## Try it
Write out each line from the data below that includes the word "define".

Stored items
★ ★ ★ ★

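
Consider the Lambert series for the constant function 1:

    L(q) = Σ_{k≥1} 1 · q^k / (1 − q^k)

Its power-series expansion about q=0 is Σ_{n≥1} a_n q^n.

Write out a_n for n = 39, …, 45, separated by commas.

n=39: 39·1 13·3 3·13 1·39  f→[1+1+1+1]=4
n=40: 1·40 2·20 4·10 5·8 8·5 10·4 20·2 40·1  f→[1+1+1+1+1+1+1+1]=8
d|41:{1,41}  Σf=1+1=2
[q^42] f(42)=1,f(21)=1,f(14)=1,f(7)=1,f(6)=1,f(3)=1,f(2)=1,f(1)=1 ⇒ 8
[q^43] f(43)=1,f(1)=1 ⇒ 2
q^44  k|44↦f(k): 1:1 2:1 4:1 11:1 22:1 44:1  a_44=6
q^45  k|45↦f(k): 45:1 15:1 9:1 5:1 3:1 1:1  a_45=6

4, 8, 2, 8, 2, 6, 6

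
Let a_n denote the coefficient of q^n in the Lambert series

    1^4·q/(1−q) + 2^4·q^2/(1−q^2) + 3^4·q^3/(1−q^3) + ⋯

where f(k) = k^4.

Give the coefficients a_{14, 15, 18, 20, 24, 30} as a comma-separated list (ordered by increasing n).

[q^14] f(14)=38416,f(7)=2401,f(2)=16,f(1)=1 ⇒ 40834
[q^15] f(1)=1,f(3)=81,f(5)=625,f(15)=50625 ⇒ 51332
d|18:{18,9,6,3,2,1}  Σf=104976+6561+1296+81+16+1=112931
d|20:{1,2,4,5,10,20}  Σf=1+16+256+625+10000+160000=170898
[q^24] f(1)=1,f(2)=16,f(3)=81,f(4)=256,f(6)=1296,f(8)=4096,f(12)=20736,f(24)=331776 ⇒ 358258
n=30: 30·1 15·2 10·3 6·5 5·6 3·10 2·15 1·30  f→[810000+50625+10000+1296+625+81+16+1]=872644

40834, 51332, 112931, 170898, 358258, 872644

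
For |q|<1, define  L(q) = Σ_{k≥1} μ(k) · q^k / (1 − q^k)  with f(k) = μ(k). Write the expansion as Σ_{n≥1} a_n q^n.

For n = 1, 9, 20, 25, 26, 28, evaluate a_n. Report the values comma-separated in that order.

1, 0, 0, 0, 0, 0

q^1  k|1↦μ(k): 1:1  a_1=1
d|9:{9,3,1}  Σμ=0+(-1)+1=0
n=20: 1·20 2·10 4·5 5·4 10·2 20·1  μ→[1+(-1)+0+(-1)+1+0]=0
d|25:{25,5,1}  Σμ=0+(-1)+1=0
q^26  k|26↦μ(k): 1:1 2:-1 13:-1 26:1  a_26=0
[q^28] μ(28)=0,μ(14)=1,μ(7)=-1,μ(4)=0,μ(2)=-1,μ(1)=1 ⇒ 0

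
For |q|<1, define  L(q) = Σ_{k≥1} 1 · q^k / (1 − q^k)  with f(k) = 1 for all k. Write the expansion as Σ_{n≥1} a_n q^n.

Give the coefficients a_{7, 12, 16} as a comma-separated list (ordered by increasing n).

q^7  k|7↦f(k): 1:1 7:1  a_7=2
d|12:{12,6,4,3,2,1}  Σf=1+1+1+1+1+1=6
n=16: 16·1 8·2 4·4 2·8 1·16  f→[1+1+1+1+1]=5

2, 6, 5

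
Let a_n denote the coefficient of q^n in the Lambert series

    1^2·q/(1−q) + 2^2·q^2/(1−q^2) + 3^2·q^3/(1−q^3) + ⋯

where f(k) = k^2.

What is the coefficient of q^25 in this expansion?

a_25 = 651

q^25  k|25↦f(k): 1:1 5:25 25:625  a_25=651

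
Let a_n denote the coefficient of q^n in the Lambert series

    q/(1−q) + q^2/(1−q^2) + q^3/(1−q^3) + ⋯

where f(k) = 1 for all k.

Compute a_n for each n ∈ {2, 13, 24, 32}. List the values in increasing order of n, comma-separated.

2, 2, 8, 6

q^2  k|2↦f(k): 1:1 2:1  a_2=2
[q^13] f(1)=1,f(13)=1 ⇒ 2
q^24  k|24↦f(k): 1:1 2:1 3:1 4:1 6:1 8:1 12:1 24:1  a_24=8
q^32  k|32↦f(k): 1:1 2:1 4:1 8:1 16:1 32:1  a_32=6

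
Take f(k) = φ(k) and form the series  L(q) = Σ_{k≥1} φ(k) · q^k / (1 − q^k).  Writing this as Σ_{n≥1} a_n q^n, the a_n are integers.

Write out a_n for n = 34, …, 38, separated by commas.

n=34: 34·1 17·2 2·17 1·34  φ→[16+16+1+1]=34
d|35:{1,5,7,35}  Σφ=1+4+6+24=35
q^36  k|36↦φ(k): 1:1 2:1 3:2 4:2 6:2 9:6 12:4 18:6 36:12  a_36=36
q^37  k|37↦φ(k): 37:36 1:1  a_37=37
d|38:{38,19,2,1}  Σφ=18+18+1+1=38

34, 35, 36, 37, 38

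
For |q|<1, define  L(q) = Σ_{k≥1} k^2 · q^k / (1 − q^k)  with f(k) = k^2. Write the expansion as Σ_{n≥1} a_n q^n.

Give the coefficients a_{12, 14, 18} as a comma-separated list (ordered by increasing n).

d|12:{12,6,4,3,2,1}  Σf=144+36+16+9+4+1=210
d|14:{14,7,2,1}  Σf=196+49+4+1=250
[q^18] f(18)=324,f(9)=81,f(6)=36,f(3)=9,f(2)=4,f(1)=1 ⇒ 455

210, 250, 455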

★ ★ ★ ★

## Task result
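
For |q|<1, define  L(q) = Σ_{k≥1} μ(k) · q^k / (1 − q^k)  with f(k) = μ(k). Write the expansion as Σ_{n≥1} a_n q^n.
For |q|<1, define  L(q) = Σ_{k≥1} 1 · q^k / (1 − q^k)  with f(k) = 1 for all k. Write the expansion as Σ_{n≥1} a_n q^n.
For |q|<1, define  L(q) = Σ_{k≥1} k^2 · q^k / (1 − q^k)  with f(k) = k^2. Write the expansion as Σ_{n≥1} a_n q^n.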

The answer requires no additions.